- Directions for this task -
The records should be restated exactly from their first line through the line with "blocked on Prototype." in it.

- Data -
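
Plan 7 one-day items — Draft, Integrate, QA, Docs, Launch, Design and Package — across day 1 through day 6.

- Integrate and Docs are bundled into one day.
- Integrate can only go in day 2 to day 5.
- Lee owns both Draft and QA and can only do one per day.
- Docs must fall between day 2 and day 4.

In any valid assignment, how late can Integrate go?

day 4

Integrate is available from day 2; Integrate's own window allows nothing later than day 5; Integrate must be in the same day as Docs, which can't be after day 4, so Integrate is at most day 4.
Integrate at day 4 is achievable: Draft in day 1; Integrate in day 4; Launch in day 1; Package in day 1; QA in day 2; Docs in day 4; Design in day 1.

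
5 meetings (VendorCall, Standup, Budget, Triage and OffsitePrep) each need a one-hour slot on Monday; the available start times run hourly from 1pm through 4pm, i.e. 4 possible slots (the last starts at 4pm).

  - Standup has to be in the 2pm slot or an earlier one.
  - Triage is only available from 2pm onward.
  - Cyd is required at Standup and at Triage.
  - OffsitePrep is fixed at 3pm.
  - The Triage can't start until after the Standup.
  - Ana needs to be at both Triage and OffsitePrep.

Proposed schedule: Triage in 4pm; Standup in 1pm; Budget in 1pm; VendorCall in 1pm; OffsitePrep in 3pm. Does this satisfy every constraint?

Ana needs to be at both Triage and OffsitePrep — holds.
Cyd is required at Standup and at Triage — holds.
OffsitePrep is fixed at 3pm — holds.
The Triage can't start until after the Standup — holds.
Standup has to be in the 2pm slot or an earlier one — holds.
Triage is only available from 2pm onward — holds.

Valid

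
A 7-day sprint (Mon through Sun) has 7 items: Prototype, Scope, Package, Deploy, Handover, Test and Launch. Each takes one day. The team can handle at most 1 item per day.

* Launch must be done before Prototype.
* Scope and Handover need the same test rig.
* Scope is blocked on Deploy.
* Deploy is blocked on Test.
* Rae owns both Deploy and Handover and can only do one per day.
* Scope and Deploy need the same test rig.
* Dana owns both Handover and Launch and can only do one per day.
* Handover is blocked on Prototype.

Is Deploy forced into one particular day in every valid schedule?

No

Deploy can be Tue (e.g. Handover=Sat; Launch=Wed; Scope=Fri; Prototype=Thu; Test=Mon; Package=Sun; Deploy=Tue) or Wed (e.g. Scope in Fri, Package in Sun, Test in Mon, Prototype in Thu, Deploy in Wed, Launch in Tue, Handover in Sat).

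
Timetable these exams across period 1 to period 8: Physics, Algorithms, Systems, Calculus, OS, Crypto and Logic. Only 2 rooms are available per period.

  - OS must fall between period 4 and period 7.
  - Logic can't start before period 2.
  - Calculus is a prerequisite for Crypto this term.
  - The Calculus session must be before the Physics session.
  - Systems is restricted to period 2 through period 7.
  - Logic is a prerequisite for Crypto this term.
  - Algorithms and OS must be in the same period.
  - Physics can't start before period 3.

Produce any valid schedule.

Calculus=period 1; Algorithms=period 4; OS=period 4; Crypto=period 3; Logic=period 2; Physics=period 3; Systems=period 2

Checking: Calculus(period 1) before Crypto(period 3); Logic(period 2) before Crypto(period 3); Calculus(period 1) before Physics(period 3); Algorithms = OS = period 4; Logic=period 2 in [period 2,period 8]; Physics=period 3 in [period 3,period 8]; Systems=period 2 in [period 2,period 7]; OS=period 4 in [period 4,period 7]; max 2 per period (cap 2).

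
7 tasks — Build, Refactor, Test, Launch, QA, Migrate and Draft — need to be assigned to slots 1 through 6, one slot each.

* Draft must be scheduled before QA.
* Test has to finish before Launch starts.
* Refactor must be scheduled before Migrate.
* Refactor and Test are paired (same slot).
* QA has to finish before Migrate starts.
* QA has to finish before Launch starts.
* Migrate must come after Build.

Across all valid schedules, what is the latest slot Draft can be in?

4

Downstream work caps Draft at 4.
Draft at 4 is achievable: QA=5, Refactor=1, Launch=6, Migrate=6, Draft=4, Test=1, Build=1.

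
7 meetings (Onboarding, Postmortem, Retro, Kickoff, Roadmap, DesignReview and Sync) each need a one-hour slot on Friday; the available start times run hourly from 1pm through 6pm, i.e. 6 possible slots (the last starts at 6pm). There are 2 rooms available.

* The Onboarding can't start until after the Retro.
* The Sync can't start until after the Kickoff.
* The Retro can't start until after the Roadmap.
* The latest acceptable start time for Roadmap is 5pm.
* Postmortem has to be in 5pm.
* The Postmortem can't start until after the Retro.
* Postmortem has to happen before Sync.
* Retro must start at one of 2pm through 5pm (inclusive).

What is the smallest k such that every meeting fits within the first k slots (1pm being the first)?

6

The precedence chain requires at least 4 distinct slots.
With at most 2 per slot and 7 meetings, at least 4 slots are needed.
Propagating the time windows through the other constraints, Sync can't land before 6pm — that is slot 6 counting from 1pm — so the schedule must run through at least 6 slots.
6 works (last occupied slot: 6pm): for example Sync=6pm; Kickoff=1pm; Onboarding=3pm; DesignReview=2pm; Retro=2pm; Postmortem=5pm; Roadmap=1pm.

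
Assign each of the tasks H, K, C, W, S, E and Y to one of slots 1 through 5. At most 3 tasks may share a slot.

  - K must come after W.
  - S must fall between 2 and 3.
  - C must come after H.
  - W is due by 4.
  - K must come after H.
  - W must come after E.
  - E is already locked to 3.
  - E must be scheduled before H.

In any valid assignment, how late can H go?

4

Precedence pushes H to at least 4; downstream work caps H at 4.
H at 4 is achievable: E -> 3, W -> 4, H -> 4, Y -> 1, S -> 2, K -> 5, C -> 5.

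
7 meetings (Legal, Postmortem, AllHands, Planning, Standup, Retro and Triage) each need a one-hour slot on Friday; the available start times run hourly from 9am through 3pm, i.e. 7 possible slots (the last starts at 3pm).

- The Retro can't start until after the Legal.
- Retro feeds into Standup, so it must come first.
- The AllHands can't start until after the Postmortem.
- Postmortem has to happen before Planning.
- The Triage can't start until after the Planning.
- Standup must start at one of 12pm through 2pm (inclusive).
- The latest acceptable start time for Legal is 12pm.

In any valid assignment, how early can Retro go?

10am

Precedence pushes Retro to at least 10am; downstream work caps Retro at 1pm.
Retro at 10am is achievable: Legal=9am; AllHands=10am; Retro=10am; Postmortem=9am; Planning=10am; Standup=12pm; Triage=11am.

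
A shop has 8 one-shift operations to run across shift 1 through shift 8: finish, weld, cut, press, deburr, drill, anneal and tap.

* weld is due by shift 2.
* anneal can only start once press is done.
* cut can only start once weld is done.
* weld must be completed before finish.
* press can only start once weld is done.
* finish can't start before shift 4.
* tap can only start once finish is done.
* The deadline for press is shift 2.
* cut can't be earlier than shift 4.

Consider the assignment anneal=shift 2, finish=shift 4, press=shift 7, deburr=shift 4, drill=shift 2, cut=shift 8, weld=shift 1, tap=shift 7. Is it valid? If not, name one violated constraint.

No — it violates: anneal can only start once press is done

cut can only start once weld is done — holds.
weld must be completed before finish — holds.
press can only start once weld is done — holds.
finish can't start before shift 4 — holds.
tap can only start once finish is done — holds.
The deadline for press is shift 2 — violated.
anneal can only start once press is done — violated.
cut can't be earlier than shift 4 — holds.
weld is due by shift 2 — holds.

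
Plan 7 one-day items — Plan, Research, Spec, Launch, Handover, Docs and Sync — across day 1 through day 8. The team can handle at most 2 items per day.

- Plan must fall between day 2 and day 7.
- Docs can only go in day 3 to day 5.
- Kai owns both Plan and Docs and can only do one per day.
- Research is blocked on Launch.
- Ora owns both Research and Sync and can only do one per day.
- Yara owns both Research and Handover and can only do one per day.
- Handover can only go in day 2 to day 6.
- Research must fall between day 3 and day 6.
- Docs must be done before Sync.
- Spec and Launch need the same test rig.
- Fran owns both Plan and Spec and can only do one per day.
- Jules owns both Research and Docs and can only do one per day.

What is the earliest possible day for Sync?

Precedence pushes Sync to at least day 4.
Sync at day 4 is achievable: Handover in day 2, Spec in day 3, Plan in day 2, Sync in day 4, Research in day 5, Launch in day 1, Docs in day 3.

day 4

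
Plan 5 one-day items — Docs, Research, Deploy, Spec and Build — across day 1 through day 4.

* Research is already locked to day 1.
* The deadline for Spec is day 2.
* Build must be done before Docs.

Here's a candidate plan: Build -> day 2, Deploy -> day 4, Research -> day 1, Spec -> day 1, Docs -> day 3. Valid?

Research is already locked to day 1 — holds.
The deadline for Spec is day 2 — holds.
Build must be done before Docs — holds.

Yes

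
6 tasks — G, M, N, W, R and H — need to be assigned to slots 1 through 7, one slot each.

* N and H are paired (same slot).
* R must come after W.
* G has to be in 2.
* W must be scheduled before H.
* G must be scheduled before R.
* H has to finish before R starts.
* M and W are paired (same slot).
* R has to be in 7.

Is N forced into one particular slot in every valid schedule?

N can be 2 (e.g. W=1; H=2; N=2; R=7; M=1; G=2) or 3 (e.g. W -> 1; G -> 2; M -> 1; N -> 3; H -> 3; R -> 7).

No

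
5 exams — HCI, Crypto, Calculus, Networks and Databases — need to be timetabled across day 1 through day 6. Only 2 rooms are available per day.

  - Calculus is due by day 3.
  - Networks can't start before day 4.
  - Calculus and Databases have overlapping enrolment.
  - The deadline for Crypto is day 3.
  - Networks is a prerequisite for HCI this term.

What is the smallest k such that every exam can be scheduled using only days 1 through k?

The precedence chain requires at least 2 distinct days.
With at most 2 per day and 5 exams, at least 3 days are needed.
Propagating the time windows through the other constraints, HCI can't land before day 5, so the schedule must run through at least day 5.
5 works (last occupied day: day 5): for example HCI in day 5; Calculus in day 1; Databases in day 2; Crypto in day 1; Networks in day 4.

5 days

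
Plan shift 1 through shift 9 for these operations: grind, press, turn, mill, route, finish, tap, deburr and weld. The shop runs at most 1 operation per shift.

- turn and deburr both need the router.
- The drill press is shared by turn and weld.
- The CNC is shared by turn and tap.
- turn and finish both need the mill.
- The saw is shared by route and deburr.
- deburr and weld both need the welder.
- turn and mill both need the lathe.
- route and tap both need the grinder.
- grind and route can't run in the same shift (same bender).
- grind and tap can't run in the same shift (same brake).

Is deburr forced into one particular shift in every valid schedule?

No

deburr can be shift 1 (e.g. weld=shift 9; deburr=shift 1; turn=shift 4; tap=shift 8; mill=shift 5; press=shift 3; grind=shift 2; route=shift 6; finish=shift 7) or shift 2 (e.g. weld -> shift 9, press -> shift 3, route -> shift 6, turn -> shift 4, deburr -> shift 2, finish -> shift 7, mill -> shift 5, tap -> shift 8, grind -> shift 1).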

- Response to the exercise -
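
Plan 7 one-day items — Draft, Integrate, QA, Docs, Launch, Design and Package — across day 1 through day 6.

- Integrate and Docs are bundled into one day.
- Integrate can only go in day 2 to day 5.
- Lee owns both Draft and QA and can only do one per day.
- Docs must fall between day 2 and day 4.

In any valid assignment, how late can Integrate go?

day 4

Integrate is available from day 2; Integrate's own window allows nothing later than day 5; Integrate must be in the same day as Docs, which can't be after day 4, so Integrate is at most day 4.
Integrate at day 4 is achievable: Draft in day 1; Integrate in day 4; Launch in day 1; Package in day 1; QA in day 2; Docs in day 4; Design in day 1.

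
5 meetings (VendorCall, Standup, Budget, Triage and OffsitePrep) each need a one-hour slot on Monday; the available start times run hourly from 1pm through 4pm, i.e. 4 possible slots (the last starts at 4pm).

  - Standup has to be in the 2pm slot or an earlier one.
  - Triage is only available from 2pm onward.
  - Cyd is required at Standup and at Triage.
  - OffsitePrep is fixed at 3pm.
  - The Triage can't start until after the Standup.
  - Ana needs to be at both Triage and OffsitePrep.

Proposed schedule: Triage in 4pm; Standup in 1pm; Budget in 1pm; VendorCall in 1pm; OffsitePrep in 3pm. Does this satisfy every constraint?

Ana needs to be at both Triage and OffsitePrep — holds.
Cyd is required at Standup and at Triage — holds.
OffsitePrep is fixed at 3pm — holds.
The Triage can't start until after the Standup — holds.
Standup has to be in the 2pm slot or an earlier one — holds.
Triage is only available from 2pm onward — holds.

Valid

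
A 7-day sprint (Mon through Sun) has 7 items: Prototype, Scope, Package, Deploy, Handover, Test and Launch. Each takes one day. The team can handle at most 1 item per day.

* Launch must be done before Prototype.
* Scope and Handover need the same test rig.
* Scope is blocked on Deploy.
* Deploy is blocked on Test.
* Rae owns both Deploy and Handover and can only do one per day.
* Scope and Deploy need the same test rig.
* Dana owns both Handover and Launch and can only do one per day.
* Handover is blocked on Prototype.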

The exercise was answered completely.